Work required:
Output the full listing that appears below, exactly as it is presented.

Data for processing:

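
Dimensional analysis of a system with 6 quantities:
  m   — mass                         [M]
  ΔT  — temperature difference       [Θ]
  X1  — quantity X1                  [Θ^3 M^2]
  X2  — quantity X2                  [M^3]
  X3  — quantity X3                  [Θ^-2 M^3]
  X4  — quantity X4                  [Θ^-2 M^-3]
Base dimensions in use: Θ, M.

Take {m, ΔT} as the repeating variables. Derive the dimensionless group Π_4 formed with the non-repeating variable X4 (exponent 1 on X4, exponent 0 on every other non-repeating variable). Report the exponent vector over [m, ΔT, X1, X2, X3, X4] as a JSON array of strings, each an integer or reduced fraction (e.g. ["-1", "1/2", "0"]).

Write exponents as rows Θ,M / cols m,ΔT,X1,X2,X3,X4:
  Θ: [ 0  1  3  0 -2 -2]
  M: [ 1  0  2  3  3 -3]
Echelon form has 2 nonzero rows (pivots: m,ΔT)
Repeat: m,ΔT; free: X1,X2,X3,X4
RREF:
  r0: [   1    0    2    3    3   -3]
  r1: [   0    1    3    0   -2   -2]
Fix exponent of X4 at 1, X1 at 0, X2 at 0, X3 at 0; solve each RREF row for its pivot's exponent:
  r0: exp(m) + (-3)·1 = 0 ⇒ exp(m) = 3
  r1: exp(ΔT) + (-2)·1 = 0 ⇒ exp(ΔT) = 2
Π_4 = m^3 · ΔT^2 · X4

["3", "2", "0", "0", "0", "1"]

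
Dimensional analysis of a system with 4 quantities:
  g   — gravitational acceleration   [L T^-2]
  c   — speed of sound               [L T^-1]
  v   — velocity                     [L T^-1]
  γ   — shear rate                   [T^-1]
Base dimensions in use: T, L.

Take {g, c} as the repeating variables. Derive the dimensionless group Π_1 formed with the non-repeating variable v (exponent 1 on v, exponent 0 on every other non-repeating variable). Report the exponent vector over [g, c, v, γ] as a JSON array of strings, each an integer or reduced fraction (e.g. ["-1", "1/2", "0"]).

Exponent matrix [T,L] × [g,c,v,γ]:
  T: [-2 -1 -1 -1]
  L: [ 1  1  1  0]
RREF → pivots at {g,c} ⇒ r = 2
Pivot set = {g,c}, free = {v,γ}
RREF:
  r0: [   1    0    0    1]
  r1: [   0    1    1   -1]
Fix exponent of v at 1, γ at 0; solve each RREF row for its pivot's exponent:
  r0: exp(g) + (0)·1 = 0 ⇒ exp(g) = 0
  r1: exp(c) + (1)·1 = 0 ⇒ exp(c) = -1
Π_1 = c^-1 · v

["0", "-1", "1", "0"]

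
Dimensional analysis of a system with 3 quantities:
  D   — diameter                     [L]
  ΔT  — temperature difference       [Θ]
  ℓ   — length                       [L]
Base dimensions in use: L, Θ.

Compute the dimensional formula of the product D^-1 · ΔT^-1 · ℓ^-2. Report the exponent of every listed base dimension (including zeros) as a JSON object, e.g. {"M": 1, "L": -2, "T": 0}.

{"L": -3, "Θ": -1}

Dimensional matrix (L×Θ by D×ΔT×ℓ):
  L: [ 1  0  1]
  Θ: [ 0  1  0]
  [L]: (-1)·1+(-1)·0+(-2)·1 = -3
  [Θ]: (-1)·0+(-1)·1+(-2)·0 = -1
⇒ L^-3 Θ^-1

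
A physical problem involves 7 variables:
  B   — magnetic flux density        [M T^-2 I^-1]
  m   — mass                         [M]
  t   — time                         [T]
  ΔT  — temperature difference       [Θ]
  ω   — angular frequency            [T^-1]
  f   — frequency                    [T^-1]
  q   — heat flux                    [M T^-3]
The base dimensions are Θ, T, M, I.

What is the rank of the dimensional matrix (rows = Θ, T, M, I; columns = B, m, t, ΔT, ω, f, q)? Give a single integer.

4

Exponent matrix [Θ,T,M,I] × [B,m,t,ΔT,ω,f,q]:
  Θ: [ 0  0  0  1  0  0  0]
  T: [-2  0  1  0 -1 -1 -3]
  M: [ 1  1  0  0  0  0  1]
  I: [-1  0  0  0  0  0  0]
RREF → pivots at {B,m,t,ΔT} ⇒ r = 4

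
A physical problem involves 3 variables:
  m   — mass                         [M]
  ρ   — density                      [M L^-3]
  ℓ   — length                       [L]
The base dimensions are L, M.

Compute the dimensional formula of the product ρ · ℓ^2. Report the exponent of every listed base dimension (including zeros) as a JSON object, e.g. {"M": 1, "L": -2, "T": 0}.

Write exponents as rows L,M / cols m,ρ,ℓ:
  L: [ 0 -3  1]
  M: [ 1  1  0]
  [L]: (1)·-3+(2)·1 = -1
  [M]: (1)·1+(2)·0 = 1
⇒ L^-1 M

{"L": -1, "M": 1}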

Answer section:
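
Dimensional analysis of a system with 6 quantities:
  m   — mass                         [M]
  ΔT  — temperature difference       [Θ]
  X1  — quantity X1                  [Θ^3 M^2]
  X2  — quantity X2                  [M^3]
  X3  — quantity X3                  [Θ^-2 M^3]
  X4  — quantity X4                  [Θ^-2 M^-3]
Base dimensions in use: Θ, M.

Take {m, ΔT} as the repeating variables. Derive the dimensionless group Π_4 formed with the non-repeating variable X4 (exponent 1 on X4, exponent 0 on every other non-repeating variable). Report the exponent vector over [m, ΔT, X1, X2, X3, X4] as a JSON array of strings, each an integer or reduced fraction (e.g. ["-1", "1/2", "0"]).

Write exponents as rows Θ,M / cols m,ΔT,X1,X2,X3,X4:
  Θ: [ 0  1  3  0 -2 -2]
  M: [ 1  0  2  3  3 -3]
Echelon form has 2 nonzero rows (pivots: m,ΔT)
Repeat: m,ΔT; free: X1,X2,X3,X4
RREF:
  r0: [   1    0    2    3    3   -3]
  r1: [   0    1    3    0   -2   -2]
Fix exponent of X4 at 1, X1 at 0, X2 at 0, X3 at 0; solve each RREF row for its pivot's exponent:
  r0: exp(m) + (-3)·1 = 0 ⇒ exp(m) = 3
  r1: exp(ΔT) + (-2)·1 = 0 ⇒ exp(ΔT) = 2
Π_4 = m^3 · ΔT^2 · X4

["3", "2", "0", "0", "0", "1"]

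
Dimensional analysis of a system with 4 quantities:
  g   — gravitational acceleration   [L T^-2]
  c   — speed of sound               [L T^-1]
  v   — velocity                     [L T^-1]
  γ   — shear rate                   [T^-1]
Base dimensions in use: T, L.

Take {g, c} as the repeating variables. Derive the dimensionless group Π_1 formed with the non-repeating variable v (exponent 1 on v, exponent 0 on every other non-repeating variable). Report the exponent vector over [g, c, v, γ] as a JSON array of strings, each an integer or reduced fraction (e.g. ["-1", "1/2", "0"]).

Exponent matrix [T,L] × [g,c,v,γ]:
  T: [-2 -1 -1 -1]
  L: [ 1  1  1  0]
RREF → pivots at {g,c} ⇒ r = 2
Pivot set = {g,c}, free = {v,γ}
RREF:
  r0: [   1    0    0    1]
  r1: [   0    1    1   -1]
Fix exponent of v at 1, γ at 0; solve each RREF row for its pivot's exponent:
  r0: exp(g) + (0)·1 = 0 ⇒ exp(g) = 0
  r1: exp(c) + (1)·1 = 0 ⇒ exp(c) = -1
Π_1 = c^-1 · v

["0", "-1", "1", "0"]

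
Dimensional analysis of a system with 3 quantities:
  D   — diameter                     [L]
  ΔT  — temperature difference       [Θ]
  ℓ   — length                       [L]
Base dimensions in use: L, Θ.

Compute the dimensional formula of the product D^-1 · ΔT^-1 · ℓ^-2. Report the exponent of every listed base dimension (including zeros) as a JSON object, e.g. {"M": 1, "L": -2, "T": 0}.

{"L": -3, "Θ": -1}

Dimensional matrix (L×Θ by D×ΔT×ℓ):
  L: [ 1  0  1]
  Θ: [ 0  1  0]
  [L]: (-1)·1+(-1)·0+(-2)·1 = -3
  [Θ]: (-1)·0+(-1)·1+(-2)·0 = -1
⇒ L^-3 Θ^-1

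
A physical problem involves 7 variables:
  B   — magnetic flux density        [M T^-2 I^-1]
  m   — mass                         [M]
  t   — time                         [T]
  ΔT  — temperature difference       [Θ]
  ω   — angular frequency            [T^-1]
  f   — frequency                    [T^-1]
  q   — heat flux                    [M T^-3]
The base dimensions are Θ, T, M, I.

What is the rank of the dimensional matrix (rows = Θ, T, M, I; columns = B, m, t, ΔT, ω, f, q)? Give a single integer.

4

Exponent matrix [Θ,T,M,I] × [B,m,t,ΔT,ω,f,q]:
  Θ: [ 0  0  0  1  0  0  0]
  T: [-2  0  1  0 -1 -1 -3]
  M: [ 1  1  0  0  0  0  1]
  I: [-1  0  0  0  0  0  0]
RREF → pivots at {B,m,t,ΔT} ⇒ r = 4

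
A physical problem involves 3 variables:
  m   — mass                         [M]
  ρ   — density                      [M L^-3]
  ℓ   — length                       [L]
The base dimensions are L, M.

Compute the dimensional formula of the product ρ · ℓ^2. Report the exponent of every listed base dimension (including zeros) as a JSON object, e.g. {"M": 1, "L": -2, "T": 0}.

Write exponents as rows L,M / cols m,ρ,ℓ:
  L: [ 0 -3  1]
  M: [ 1  1  0]
  [L]: (1)·-3+(2)·1 = -1
  [M]: (1)·1+(2)·0 = 1
⇒ L^-1 M

{"L": -1, "M": 1}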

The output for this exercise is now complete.